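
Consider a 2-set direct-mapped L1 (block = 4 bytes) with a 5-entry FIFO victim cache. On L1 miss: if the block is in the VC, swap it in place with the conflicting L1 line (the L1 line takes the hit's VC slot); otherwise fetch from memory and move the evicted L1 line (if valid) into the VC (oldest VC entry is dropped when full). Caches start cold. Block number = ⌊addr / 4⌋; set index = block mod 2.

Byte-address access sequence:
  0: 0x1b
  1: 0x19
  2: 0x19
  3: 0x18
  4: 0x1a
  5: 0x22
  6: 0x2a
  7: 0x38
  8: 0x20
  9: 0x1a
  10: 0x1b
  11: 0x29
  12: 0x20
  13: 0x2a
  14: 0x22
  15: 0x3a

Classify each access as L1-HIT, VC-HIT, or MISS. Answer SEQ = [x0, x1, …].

SEQ = [MISS, L1-HIT, L1-HIT, L1-HIT, L1-HIT, MISS, MISS, MISS, VC-HIT, VC-HIT, L1-HIT, VC-HIT, VC-HIT, VC-HIT, VC-HIT, VC-HIT]

0: 0x1b (blk 6, set 0) → MISS  vc=[]
1: 0x19 (blk 6, set 0) → L1-HIT  vc=[]
2: 0x19 (blk 6, set 0) → L1-HIT  vc=[]
3: 0x18 (blk 6, set 0) → L1-HIT  vc=[]
4: 0x1a (blk 6, set 0) → L1-HIT  vc=[]
5: 0x22 (blk 8, set 0) → MISS  vc=[6]
6: 0x2a (blk 10, set 0) → MISS  vc=[6, 8]
7: 0x38 (blk 14, set 0) → MISS  vc=[6, 8, 10]
8: 0x20 (blk 8, set 0) → VC-HIT  vc=[6, 14, 10]
9: 0x1a (blk 6, set 0) → VC-HIT  vc=[8, 14, 10]
10: 0x1b (blk 6, set 0) → L1-HIT  vc=[8, 14, 10]
11: 0x29 (blk 10, set 0) → VC-HIT  vc=[8, 14, 6]
12: 0x20 (blk 8, set 0) → VC-HIT  vc=[10, 14, 6]
13: 0x2a (blk 10, set 0) → VC-HIT  vc=[8, 14, 6]
14: 0x22 (blk 8, set 0) → VC-HIT  vc=[10, 14, 6]
15: 0x3a (blk 14, set 0) → VC-HIT  vc=[10, 8, 6]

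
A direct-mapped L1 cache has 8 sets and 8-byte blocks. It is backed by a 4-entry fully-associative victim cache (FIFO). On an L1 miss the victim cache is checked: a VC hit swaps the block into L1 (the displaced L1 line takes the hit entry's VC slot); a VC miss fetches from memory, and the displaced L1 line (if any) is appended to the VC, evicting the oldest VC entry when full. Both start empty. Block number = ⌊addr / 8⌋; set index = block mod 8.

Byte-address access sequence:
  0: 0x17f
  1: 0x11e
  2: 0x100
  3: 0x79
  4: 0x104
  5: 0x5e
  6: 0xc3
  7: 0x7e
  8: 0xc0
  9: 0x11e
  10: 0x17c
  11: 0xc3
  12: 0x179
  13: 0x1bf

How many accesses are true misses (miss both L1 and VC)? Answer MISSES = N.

0: 0x17f (blk 47, set 7) → MISS  vc=[]
1: 0x11e (blk 35, set 3) → MISS  vc=[]
2: 0x100 (blk 32, set 0) → MISS  vc=[]
3: 0x79 (blk 15, set 7) → MISS  vc=[47]
4: 0x104 (blk 32, set 0) → L1-HIT  vc=[47]
5: 0x5e (blk 11, set 3) → MISS  vc=[47, 35]
6: 0xc3 (blk 24, set 0) → MISS  vc=[47, 35, 32]
7: 0x7e (blk 15, set 7) → L1-HIT  vc=[47, 35, 32]
8: 0xc0 (blk 24, set 0) → L1-HIT  vc=[47, 35, 32]
9: 0x11e (blk 35, set 3) → VC-HIT  vc=[47, 11, 32]
10: 0x17c (blk 47, set 7) → VC-HIT  vc=[15, 11, 32]
11: 0xc3 (blk 24, set 0) → L1-HIT  vc=[15, 11, 32]
12: 0x179 (blk 47, set 7) → L1-HIT  vc=[15, 11, 32]
13: 0x1bf (blk 55, set 7) → MISS  vc=[15, 11, 32, 47]

MISSES = 7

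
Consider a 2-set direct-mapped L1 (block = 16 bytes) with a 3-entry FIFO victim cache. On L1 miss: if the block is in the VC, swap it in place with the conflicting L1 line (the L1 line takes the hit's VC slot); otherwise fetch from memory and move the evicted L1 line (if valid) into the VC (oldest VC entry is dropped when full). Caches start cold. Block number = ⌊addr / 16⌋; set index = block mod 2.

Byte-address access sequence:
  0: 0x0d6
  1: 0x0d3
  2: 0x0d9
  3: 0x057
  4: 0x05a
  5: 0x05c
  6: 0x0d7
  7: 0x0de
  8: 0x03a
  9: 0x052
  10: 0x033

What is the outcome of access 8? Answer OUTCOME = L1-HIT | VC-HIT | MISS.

  [0] addr=0xd6 blk=13 s=1: MISS | VC []
  [1] addr=0xd3 blk=13 s=1: L1-HIT | VC []
  [2] addr=0xd9 blk=13 s=1: L1-HIT | VC []
  [3] addr=0x57 blk=5 s=1: MISS | VC [13]
  [4] addr=0x5a blk=5 s=1: L1-HIT | VC [13]
  [5] addr=0x5c blk=5 s=1: L1-HIT | VC [13]
  [6] addr=0xd7 blk=13 s=1: VC-HIT | VC [5]
  [7] addr=0xde blk=13 s=1: L1-HIT | VC [5]
  [8] addr=0x3a blk=3 s=1: MISS | VC [5, 13]
  [9] addr=0x52 blk=5 s=1: VC-HIT | VC [3, 13]
  [10] addr=0x33 blk=3 s=1: VC-HIT | VC [5, 13]

OUTCOME = MISS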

====

* Exercise directions
Copy out exactly the line that holds "What is the" and all remaining lines of the listing, both the first and the last included.

* Exercise answer
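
What is the outcome of access 8? Answer OUTCOME = L1-HIT | VC-HIT | MISS.

  [0] addr=0xd6 blk=13 s=1: MISS | VC []
  [1] addr=0xd3 blk=13 s=1: L1-HIT | VC []
  [2] addr=0xd9 blk=13 s=1: L1-HIT | VC []
  [3] addr=0x57 blk=5 s=1: MISS | VC [13]
  [4] addr=0x5a blk=5 s=1: L1-HIT | VC [13]
  [5] addr=0x5c blk=5 s=1: L1-HIT | VC [13]
  [6] addr=0xd7 blk=13 s=1: VC-HIT | VC [5]
  [7] addr=0xde blk=13 s=1: L1-HIT | VC [5]
  [8] addr=0x3a blk=3 s=1: MISS | VC [5, 13]
  [9] addr=0x52 blk=5 s=1: VC-HIT | VC [3, 13]
  [10] addr=0x33 blk=3 s=1: VC-HIT | VC [5, 13]

OUTCOME = MISS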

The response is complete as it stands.